» **YOUR INSTRUCTIONS**
From the data below, return each line in which the string "problem" is found.

____

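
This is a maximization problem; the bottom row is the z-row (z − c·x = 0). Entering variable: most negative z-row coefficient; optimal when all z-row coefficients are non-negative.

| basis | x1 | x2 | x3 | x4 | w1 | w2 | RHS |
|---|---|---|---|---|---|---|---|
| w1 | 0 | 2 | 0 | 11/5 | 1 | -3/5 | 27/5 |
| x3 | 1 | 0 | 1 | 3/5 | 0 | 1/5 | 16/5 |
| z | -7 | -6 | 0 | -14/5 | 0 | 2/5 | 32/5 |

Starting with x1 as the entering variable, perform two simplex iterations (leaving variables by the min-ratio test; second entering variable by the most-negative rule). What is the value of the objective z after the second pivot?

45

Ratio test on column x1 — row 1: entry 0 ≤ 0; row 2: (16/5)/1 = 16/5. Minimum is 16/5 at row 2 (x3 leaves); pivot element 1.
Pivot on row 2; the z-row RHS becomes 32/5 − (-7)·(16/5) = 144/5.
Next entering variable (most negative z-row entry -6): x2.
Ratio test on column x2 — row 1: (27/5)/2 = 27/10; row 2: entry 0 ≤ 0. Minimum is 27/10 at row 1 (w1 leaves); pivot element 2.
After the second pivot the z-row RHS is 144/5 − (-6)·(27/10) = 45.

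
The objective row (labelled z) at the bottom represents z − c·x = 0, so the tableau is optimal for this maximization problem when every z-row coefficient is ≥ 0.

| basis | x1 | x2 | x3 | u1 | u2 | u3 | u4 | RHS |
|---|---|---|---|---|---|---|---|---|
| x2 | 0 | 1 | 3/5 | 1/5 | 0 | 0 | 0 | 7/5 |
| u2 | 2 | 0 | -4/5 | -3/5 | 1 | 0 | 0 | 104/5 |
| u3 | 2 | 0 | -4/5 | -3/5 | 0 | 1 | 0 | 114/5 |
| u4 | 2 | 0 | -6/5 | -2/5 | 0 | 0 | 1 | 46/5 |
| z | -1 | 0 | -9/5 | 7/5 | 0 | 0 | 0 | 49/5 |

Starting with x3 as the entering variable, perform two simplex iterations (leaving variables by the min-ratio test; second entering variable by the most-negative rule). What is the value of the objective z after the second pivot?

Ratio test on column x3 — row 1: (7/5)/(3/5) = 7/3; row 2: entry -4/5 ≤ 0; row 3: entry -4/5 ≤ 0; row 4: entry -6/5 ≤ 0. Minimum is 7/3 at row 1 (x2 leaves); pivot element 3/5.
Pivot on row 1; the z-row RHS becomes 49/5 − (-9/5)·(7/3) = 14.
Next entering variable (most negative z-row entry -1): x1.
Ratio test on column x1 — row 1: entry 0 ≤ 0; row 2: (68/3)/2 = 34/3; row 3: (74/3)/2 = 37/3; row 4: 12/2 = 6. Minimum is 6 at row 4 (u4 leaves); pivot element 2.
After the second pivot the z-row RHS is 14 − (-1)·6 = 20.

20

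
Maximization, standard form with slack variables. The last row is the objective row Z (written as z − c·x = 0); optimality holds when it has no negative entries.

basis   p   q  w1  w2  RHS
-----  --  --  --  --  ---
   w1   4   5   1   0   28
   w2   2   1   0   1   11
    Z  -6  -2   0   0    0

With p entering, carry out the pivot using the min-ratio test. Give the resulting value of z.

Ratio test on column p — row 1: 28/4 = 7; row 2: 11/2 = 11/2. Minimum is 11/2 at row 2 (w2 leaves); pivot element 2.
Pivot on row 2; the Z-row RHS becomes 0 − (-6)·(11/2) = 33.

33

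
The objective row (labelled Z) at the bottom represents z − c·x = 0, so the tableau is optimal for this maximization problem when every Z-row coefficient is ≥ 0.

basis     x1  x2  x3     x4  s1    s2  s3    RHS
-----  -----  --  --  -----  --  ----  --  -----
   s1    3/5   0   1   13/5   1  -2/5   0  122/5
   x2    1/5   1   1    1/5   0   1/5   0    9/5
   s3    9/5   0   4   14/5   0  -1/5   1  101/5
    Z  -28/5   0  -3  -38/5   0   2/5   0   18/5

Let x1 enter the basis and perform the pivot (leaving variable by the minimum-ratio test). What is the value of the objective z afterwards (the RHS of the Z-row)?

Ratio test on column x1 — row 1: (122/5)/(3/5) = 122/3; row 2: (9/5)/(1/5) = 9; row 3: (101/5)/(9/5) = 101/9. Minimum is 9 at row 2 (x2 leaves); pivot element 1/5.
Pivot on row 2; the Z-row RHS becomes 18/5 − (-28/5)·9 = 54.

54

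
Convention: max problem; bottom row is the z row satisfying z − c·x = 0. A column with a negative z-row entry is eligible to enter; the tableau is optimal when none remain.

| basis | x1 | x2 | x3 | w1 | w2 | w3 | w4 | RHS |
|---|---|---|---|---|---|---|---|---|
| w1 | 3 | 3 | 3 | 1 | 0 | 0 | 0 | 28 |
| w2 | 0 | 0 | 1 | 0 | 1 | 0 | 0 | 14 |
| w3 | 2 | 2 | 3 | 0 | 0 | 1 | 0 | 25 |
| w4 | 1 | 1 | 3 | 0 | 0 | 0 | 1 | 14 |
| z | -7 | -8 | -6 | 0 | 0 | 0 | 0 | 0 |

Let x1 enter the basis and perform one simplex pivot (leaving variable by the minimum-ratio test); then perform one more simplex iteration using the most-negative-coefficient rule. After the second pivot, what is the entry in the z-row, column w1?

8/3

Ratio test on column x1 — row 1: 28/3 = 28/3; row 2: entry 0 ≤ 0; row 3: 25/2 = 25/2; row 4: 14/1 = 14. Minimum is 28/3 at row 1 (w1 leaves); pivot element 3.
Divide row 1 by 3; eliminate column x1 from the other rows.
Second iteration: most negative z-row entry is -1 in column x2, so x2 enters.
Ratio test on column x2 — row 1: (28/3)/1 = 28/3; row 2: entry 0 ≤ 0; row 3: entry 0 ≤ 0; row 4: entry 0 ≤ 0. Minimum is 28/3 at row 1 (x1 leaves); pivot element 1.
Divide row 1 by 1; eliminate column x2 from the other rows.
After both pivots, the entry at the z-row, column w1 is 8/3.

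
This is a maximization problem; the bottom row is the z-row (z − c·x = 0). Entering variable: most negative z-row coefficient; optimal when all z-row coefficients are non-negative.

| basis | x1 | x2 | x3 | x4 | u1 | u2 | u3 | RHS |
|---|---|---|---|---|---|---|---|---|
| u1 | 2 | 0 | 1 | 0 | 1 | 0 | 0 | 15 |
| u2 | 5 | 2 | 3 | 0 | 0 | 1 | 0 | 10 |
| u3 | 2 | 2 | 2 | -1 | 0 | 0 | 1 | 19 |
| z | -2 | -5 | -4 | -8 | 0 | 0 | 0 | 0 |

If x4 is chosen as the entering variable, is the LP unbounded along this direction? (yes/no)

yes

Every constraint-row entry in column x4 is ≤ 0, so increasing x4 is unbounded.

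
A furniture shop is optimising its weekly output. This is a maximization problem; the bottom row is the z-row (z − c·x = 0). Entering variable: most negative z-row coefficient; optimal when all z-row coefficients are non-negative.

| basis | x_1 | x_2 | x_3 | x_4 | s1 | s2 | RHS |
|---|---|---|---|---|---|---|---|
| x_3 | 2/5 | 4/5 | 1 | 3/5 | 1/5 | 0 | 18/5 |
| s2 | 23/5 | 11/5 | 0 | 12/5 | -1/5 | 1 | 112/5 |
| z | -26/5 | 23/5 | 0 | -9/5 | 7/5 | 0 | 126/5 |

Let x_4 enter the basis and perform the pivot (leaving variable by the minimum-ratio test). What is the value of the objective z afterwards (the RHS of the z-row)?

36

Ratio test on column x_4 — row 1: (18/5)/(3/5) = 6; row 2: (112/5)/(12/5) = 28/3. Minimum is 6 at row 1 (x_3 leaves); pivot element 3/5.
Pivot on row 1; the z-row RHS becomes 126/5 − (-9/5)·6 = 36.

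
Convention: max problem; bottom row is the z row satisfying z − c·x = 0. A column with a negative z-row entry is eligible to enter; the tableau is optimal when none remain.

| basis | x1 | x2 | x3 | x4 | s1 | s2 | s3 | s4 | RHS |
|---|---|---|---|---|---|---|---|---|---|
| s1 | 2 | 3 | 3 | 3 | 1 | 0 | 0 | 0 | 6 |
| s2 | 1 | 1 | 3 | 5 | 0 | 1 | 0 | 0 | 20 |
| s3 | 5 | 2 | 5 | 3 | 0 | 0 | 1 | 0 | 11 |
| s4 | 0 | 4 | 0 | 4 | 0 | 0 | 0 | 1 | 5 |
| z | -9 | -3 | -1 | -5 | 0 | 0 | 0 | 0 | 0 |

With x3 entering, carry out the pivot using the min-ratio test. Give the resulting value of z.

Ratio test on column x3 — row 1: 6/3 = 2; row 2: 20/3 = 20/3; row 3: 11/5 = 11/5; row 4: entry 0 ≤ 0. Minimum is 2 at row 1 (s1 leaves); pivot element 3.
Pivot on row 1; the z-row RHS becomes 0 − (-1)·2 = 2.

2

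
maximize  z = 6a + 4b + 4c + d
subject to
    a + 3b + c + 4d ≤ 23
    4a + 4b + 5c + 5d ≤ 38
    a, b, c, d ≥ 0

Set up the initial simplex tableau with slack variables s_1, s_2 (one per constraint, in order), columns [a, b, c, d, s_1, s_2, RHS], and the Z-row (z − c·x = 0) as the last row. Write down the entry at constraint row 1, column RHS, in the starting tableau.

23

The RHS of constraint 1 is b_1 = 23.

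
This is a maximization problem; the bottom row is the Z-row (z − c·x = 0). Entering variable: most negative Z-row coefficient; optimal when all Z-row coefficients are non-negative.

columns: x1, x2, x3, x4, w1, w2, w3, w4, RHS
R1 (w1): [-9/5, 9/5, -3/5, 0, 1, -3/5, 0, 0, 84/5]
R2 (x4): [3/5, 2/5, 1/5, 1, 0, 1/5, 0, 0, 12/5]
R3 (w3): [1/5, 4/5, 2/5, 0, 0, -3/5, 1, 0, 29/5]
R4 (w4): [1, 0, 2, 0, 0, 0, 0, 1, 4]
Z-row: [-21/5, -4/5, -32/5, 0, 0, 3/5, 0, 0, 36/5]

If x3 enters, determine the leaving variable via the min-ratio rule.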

____

» **YOUR SOLUTION**
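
This is a maximization problem; the bottom row is the z-row (z − c·x = 0). Entering variable: most negative z-row coefficient; optimal when all z-row coefficients are non-negative.
The objective row (labelled z) at the bottom represents z − c·x = 0, so the tableau is optimal for this maximization problem when every z-row coefficient is ≥ 0.
The objective row (labelled Z) at the bottom represents z − c·x = 0, so the tableau is optimal for this maximization problem when every Z-row coefficient is ≥ 0.
Convention: max problem; bottom row is the z row satisfying z − c·x = 0. A column with a negative z-row entry is eligible to enter; the tableau is optimal when none remain.
This is a maximization problem; the bottom row is the z-row (z − c·x = 0). Entering variable: most negative z-row coefficient; optimal when all z-row coefficients are non-negative.
A furniture shop is optimising its weekly output. This is a maximization problem; the bottom row is the z-row (z − c·x = 0). Entering variable: most negative z-row coefficient; optimal when all z-row coefficients are non-negative.
Convention: max problem; bottom row is the z row satisfying z − c·x = 0. A column with a negative z-row entry is eligible to enter; the tableau is optimal when none remain.
This is a maximization problem; the bottom row is the Z-row (z − c·x = 0). Entering variable: most negative Z-row coefficient; optimal when all Z-row coefficients are non-negative.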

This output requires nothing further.